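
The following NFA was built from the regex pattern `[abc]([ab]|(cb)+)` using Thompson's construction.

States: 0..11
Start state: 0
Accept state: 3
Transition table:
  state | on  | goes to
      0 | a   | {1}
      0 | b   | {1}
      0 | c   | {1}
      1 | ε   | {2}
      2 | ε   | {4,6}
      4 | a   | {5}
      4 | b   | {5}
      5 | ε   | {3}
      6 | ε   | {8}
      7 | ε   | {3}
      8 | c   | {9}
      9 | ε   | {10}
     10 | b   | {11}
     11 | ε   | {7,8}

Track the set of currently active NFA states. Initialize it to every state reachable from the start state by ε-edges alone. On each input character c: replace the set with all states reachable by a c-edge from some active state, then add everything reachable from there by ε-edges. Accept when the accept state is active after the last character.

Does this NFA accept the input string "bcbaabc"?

start: ε-closure({0}) = {0}
'b' @ 1: {1,2,4,6,8}
'c' @ 2: {9,10}
'b' @ 3: {3,7,8,11}  ✓accept
'a' @ 4: {}  — state set empty
rest 'abc' ignored (set empty)
end set {} — state 3 not in

Answer: REJECT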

________

Your reply should hold all the entries, each repeated without a single change.

--- FINISHED EXERCISE ---
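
The following NFA was built from the regex pattern `[abc]([ab]|(cb)+)` using Thompson's construction.

States: 0..11
Start state: 0
Accept state: 3
Transition table:
  state | on  | goes to
      0 | a   | {1}
      0 | b   | {1}
      0 | c   | {1}
      1 | ε   | {2}
      2 | ε   | {4,6}
      4 | a   | {5}
      4 | b   | {5}
      5 | ε   | {3}
      6 | ε   | {8}
      7 | ε   | {3}
      8 | c   | {9}
      9 | ε   | {10}
     10 | b   | {11}
     11 | ε   | {7,8}

Track the set of currently active NFA states. Initialize it to every state reachable from the start state by ε-edges alone. On each input character c: replace the set with all states reachable by a c-edge from some active state, then add everything reachable from there by ε-edges. Accept when the accept state is active after the last character.

Does this NFA accept the input string "bcbaabc"?

start: ε-closure({0}) = {0}
'b' @ 1: {1,2,4,6,8}
'c' @ 2: {9,10}
'b' @ 3: {3,7,8,11}  ✓accept
'a' @ 4: {}  — state set empty
rest 'abc' ignored (set empty)
end set {} — state 3 not in

Answer: REJECT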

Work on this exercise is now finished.